Start of Block

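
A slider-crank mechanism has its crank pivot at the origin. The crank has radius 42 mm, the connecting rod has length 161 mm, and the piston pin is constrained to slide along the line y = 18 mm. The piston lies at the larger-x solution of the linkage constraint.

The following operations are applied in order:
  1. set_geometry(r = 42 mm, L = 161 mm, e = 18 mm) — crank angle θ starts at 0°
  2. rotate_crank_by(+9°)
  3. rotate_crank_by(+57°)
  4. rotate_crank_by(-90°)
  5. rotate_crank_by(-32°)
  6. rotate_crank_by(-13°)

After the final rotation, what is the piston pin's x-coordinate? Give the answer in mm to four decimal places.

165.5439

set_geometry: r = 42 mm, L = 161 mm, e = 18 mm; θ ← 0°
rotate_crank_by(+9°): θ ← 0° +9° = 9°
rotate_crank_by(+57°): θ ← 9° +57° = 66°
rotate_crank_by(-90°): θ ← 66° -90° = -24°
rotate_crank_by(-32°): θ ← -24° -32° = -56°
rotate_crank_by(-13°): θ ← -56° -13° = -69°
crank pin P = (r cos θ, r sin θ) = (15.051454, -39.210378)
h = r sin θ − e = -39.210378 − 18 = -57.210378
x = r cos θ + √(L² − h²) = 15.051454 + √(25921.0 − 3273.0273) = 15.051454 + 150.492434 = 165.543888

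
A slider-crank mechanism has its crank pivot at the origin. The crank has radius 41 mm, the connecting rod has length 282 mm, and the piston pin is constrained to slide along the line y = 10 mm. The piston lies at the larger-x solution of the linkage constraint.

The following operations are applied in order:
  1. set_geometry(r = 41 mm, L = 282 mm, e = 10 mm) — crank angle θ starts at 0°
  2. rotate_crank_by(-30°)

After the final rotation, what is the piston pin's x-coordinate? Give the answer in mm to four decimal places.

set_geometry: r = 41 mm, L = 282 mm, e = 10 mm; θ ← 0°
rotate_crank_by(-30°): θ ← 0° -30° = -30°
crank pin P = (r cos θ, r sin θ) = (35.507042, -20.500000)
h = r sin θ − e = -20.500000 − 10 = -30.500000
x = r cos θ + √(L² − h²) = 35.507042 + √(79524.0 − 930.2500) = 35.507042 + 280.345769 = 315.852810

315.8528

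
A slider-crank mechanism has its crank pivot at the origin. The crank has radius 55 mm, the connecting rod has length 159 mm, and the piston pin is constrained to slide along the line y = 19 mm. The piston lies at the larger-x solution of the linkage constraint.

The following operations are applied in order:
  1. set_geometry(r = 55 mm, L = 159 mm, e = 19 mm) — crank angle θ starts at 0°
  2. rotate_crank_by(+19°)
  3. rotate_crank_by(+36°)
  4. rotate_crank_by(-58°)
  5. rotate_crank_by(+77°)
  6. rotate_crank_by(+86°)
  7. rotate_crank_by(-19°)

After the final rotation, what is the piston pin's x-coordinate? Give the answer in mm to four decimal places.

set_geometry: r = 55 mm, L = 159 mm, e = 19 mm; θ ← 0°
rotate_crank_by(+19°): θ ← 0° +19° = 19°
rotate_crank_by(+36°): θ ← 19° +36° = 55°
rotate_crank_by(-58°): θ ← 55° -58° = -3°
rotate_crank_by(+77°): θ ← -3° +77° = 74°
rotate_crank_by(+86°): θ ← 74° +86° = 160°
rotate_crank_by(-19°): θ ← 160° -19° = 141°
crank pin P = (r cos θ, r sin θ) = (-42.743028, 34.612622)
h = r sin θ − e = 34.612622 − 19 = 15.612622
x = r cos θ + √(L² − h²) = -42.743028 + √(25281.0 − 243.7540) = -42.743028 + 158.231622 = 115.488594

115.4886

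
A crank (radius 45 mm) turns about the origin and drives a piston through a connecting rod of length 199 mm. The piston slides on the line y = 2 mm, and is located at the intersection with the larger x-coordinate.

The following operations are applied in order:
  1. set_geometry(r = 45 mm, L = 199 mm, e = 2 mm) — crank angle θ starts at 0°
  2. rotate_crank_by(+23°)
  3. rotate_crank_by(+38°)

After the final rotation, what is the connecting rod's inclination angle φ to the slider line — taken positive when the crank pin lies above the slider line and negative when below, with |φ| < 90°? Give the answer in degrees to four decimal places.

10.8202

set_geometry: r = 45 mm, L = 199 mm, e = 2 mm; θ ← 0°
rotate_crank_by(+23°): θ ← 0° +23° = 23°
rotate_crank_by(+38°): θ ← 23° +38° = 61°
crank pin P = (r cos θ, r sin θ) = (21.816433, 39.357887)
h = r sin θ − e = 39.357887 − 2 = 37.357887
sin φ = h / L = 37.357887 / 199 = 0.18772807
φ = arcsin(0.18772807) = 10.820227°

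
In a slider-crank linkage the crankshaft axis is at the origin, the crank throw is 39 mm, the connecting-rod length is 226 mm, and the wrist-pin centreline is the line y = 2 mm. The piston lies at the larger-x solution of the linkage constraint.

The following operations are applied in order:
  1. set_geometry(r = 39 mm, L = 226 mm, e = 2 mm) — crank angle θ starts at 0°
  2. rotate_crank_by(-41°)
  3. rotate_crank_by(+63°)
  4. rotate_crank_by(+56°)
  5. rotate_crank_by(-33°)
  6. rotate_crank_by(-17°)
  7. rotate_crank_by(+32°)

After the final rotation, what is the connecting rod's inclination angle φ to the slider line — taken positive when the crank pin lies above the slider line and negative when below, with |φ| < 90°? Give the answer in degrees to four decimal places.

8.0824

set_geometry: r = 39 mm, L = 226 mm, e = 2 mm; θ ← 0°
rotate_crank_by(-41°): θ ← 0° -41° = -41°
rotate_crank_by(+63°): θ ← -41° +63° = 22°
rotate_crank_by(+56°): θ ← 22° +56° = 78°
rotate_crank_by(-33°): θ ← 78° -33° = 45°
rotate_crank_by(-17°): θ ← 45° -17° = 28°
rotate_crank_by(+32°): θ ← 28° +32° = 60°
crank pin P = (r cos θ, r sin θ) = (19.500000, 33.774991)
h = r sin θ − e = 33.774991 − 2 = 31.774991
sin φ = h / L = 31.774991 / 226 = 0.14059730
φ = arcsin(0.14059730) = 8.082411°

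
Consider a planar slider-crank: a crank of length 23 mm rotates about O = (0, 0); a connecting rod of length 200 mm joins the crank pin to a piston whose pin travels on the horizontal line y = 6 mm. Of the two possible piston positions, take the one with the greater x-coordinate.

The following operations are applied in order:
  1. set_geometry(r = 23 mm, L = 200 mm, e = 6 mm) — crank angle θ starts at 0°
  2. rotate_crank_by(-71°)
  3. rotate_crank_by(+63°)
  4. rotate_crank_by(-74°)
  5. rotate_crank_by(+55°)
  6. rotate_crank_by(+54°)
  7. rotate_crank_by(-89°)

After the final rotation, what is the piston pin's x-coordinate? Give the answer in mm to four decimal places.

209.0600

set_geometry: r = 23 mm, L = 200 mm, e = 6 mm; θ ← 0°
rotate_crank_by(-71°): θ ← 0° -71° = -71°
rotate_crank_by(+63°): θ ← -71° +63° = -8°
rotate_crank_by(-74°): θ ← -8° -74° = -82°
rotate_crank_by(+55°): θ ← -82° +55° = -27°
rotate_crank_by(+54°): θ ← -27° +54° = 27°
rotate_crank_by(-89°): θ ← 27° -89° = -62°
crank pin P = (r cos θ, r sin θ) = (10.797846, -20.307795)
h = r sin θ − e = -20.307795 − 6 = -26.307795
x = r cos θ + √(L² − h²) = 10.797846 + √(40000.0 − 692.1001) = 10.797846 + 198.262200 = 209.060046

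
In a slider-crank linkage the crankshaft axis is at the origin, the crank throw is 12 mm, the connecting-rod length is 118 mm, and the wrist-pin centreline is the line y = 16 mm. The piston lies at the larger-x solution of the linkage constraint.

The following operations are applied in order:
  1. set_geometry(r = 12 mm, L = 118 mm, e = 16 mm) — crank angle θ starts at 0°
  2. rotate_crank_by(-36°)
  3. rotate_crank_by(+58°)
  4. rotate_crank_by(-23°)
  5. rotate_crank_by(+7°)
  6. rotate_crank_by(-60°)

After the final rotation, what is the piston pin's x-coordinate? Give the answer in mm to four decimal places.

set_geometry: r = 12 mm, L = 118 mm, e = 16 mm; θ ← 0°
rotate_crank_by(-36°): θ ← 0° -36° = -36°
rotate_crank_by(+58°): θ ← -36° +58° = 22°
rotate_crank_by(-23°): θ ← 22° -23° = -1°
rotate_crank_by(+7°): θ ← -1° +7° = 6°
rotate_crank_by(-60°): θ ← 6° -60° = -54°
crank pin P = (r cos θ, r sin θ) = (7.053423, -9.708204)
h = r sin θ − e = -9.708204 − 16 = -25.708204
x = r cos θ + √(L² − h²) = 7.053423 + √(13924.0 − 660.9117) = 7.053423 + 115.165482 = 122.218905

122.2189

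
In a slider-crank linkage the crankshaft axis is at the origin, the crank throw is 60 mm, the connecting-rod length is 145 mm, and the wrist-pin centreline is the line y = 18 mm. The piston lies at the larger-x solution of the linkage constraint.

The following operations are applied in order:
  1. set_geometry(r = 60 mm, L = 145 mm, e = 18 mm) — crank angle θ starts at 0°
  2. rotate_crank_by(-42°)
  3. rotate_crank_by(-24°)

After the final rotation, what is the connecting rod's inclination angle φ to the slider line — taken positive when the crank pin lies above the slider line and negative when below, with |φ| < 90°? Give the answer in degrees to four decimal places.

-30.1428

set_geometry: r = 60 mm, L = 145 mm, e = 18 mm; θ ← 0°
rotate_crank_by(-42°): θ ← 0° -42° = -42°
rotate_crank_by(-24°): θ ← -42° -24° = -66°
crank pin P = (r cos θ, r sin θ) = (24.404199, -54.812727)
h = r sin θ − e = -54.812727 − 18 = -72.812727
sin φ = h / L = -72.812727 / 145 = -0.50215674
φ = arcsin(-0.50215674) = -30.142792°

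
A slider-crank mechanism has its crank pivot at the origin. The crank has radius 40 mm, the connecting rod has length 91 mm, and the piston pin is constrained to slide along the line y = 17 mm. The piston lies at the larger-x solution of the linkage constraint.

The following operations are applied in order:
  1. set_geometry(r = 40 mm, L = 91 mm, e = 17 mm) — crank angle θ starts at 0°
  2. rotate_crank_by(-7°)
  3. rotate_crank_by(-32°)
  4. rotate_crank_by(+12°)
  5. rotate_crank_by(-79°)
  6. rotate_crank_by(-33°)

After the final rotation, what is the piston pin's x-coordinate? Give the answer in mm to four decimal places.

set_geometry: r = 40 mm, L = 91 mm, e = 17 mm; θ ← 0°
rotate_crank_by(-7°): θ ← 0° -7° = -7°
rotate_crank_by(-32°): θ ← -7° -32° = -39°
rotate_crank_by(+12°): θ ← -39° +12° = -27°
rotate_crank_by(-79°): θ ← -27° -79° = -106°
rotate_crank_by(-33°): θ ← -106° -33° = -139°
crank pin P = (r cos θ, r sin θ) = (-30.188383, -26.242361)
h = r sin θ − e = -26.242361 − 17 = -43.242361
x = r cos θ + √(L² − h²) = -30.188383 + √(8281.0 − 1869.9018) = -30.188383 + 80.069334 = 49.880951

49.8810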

End of Block

#### [WHAT NEEDS TO BE DONE]
Go through the listing and copy each line with the string "pivot".

#### [ANSWER FOR THIS EXERCISE]
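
A slider-crank mechanism has its crank pivot at the origin. The crank has radius 42 mm, the connecting rod has length 161 mm, and the piston pin is constrained to slide along the line y = 18 mm. The piston lies at the larger-x solution of the linkage constraint.
A slider-crank mechanism has its crank pivot at the origin. The crank has radius 41 mm, the connecting rod has length 282 mm, and the piston pin is constrained to slide along the line y = 10 mm. The piston lies at the larger-x solution of the linkage constraint.
A slider-crank mechanism has its crank pivot at the origin. The crank has radius 55 mm, the connecting rod has length 159 mm, and the piston pin is constrained to slide along the line y = 19 mm. The piston lies at the larger-x solution of the linkage constraint.
A slider-crank mechanism has its crank pivot at the origin. The crank has radius 40 mm, the connecting rod has length 91 mm, and the piston pin is constrained to slide along the line y = 17 mm. The piston lies at the larger-x solution of the linkage constraint.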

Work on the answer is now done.